#### What you have to do
Give a verbatim repeat of the lines that run from the line containing "Determine β and" to the end of the data below.

Collected data entries:
§

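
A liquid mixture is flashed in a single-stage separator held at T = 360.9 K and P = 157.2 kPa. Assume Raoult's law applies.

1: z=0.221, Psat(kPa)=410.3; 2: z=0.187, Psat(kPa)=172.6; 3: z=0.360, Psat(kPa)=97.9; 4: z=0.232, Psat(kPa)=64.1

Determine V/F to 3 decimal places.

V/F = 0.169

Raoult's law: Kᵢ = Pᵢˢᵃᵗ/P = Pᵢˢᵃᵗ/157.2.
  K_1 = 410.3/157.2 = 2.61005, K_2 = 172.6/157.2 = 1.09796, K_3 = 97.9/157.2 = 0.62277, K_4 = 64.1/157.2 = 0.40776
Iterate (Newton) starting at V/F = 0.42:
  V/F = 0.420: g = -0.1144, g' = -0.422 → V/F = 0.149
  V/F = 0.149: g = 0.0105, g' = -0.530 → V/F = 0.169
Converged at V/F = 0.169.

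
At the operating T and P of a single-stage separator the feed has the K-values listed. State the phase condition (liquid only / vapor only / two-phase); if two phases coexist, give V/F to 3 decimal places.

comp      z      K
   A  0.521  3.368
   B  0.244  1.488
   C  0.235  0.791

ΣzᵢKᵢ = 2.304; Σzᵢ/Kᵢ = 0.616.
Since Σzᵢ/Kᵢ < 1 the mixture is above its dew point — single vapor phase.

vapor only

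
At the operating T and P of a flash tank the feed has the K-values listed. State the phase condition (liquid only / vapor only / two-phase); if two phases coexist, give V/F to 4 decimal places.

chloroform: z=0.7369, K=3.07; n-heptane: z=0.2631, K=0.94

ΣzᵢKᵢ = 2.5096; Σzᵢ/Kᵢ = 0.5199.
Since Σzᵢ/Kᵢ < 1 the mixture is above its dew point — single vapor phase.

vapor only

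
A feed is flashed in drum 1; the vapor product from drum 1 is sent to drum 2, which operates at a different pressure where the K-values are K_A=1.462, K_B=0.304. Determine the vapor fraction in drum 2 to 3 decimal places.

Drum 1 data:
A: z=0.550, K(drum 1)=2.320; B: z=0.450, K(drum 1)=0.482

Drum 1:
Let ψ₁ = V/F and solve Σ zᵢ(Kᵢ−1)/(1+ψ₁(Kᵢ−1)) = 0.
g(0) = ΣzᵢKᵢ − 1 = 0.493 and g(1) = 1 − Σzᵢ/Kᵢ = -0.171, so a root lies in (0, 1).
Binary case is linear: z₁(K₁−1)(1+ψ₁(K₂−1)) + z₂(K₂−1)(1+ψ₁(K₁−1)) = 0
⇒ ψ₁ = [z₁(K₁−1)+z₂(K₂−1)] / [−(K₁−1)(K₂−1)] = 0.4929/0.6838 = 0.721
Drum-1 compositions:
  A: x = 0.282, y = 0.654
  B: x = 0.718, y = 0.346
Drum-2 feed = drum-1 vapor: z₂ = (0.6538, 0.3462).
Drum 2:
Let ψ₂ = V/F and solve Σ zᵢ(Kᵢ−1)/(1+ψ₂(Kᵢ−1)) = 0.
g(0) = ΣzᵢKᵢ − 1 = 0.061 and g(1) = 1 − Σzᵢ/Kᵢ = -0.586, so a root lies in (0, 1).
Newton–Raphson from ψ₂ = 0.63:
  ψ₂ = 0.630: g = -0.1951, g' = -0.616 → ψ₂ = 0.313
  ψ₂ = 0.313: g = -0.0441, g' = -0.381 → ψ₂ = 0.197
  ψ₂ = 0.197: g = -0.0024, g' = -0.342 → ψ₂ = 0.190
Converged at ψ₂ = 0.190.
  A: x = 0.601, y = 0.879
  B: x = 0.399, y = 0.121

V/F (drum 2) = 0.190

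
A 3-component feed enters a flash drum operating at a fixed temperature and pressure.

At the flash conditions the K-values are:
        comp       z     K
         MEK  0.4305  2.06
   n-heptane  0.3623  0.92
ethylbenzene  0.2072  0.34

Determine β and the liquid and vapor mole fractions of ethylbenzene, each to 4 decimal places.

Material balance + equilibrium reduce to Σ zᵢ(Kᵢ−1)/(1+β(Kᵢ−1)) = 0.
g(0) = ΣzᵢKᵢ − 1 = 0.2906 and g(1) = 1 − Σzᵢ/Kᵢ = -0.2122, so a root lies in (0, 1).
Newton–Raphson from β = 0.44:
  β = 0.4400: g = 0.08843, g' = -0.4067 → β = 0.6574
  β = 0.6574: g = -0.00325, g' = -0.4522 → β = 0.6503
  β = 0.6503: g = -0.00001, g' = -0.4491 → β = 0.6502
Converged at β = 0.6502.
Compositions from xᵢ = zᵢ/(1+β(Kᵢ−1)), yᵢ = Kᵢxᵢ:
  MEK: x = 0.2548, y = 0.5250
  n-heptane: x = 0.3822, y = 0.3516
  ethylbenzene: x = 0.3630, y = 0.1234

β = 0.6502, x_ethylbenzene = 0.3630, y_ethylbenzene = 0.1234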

§

#### Solution to this task
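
Determine β and the liquid and vapor mole fractions of ethylbenzene, each to 4 decimal places.

Material balance + equilibrium reduce to Σ zᵢ(Kᵢ−1)/(1+β(Kᵢ−1)) = 0.
g(0) = ΣzᵢKᵢ − 1 = 0.2906 and g(1) = 1 − Σzᵢ/Kᵢ = -0.2122, so a root lies in (0, 1).
Newton–Raphson from β = 0.44:
  β = 0.4400: g = 0.08843, g' = -0.4067 → β = 0.6574
  β = 0.6574: g = -0.00325, g' = -0.4522 → β = 0.6503
  β = 0.6503: g = -0.00001, g' = -0.4491 → β = 0.6502
Converged at β = 0.6502.
Compositions from xᵢ = zᵢ/(1+β(Kᵢ−1)), yᵢ = Kᵢxᵢ:
  MEK: x = 0.2548, y = 0.5250
  n-heptane: x = 0.3822, y = 0.3516
  ethylbenzene: x = 0.3630, y = 0.1234

β = 0.6502, x_ethylbenzene = 0.3630, y_ethylbenzene = 0.1234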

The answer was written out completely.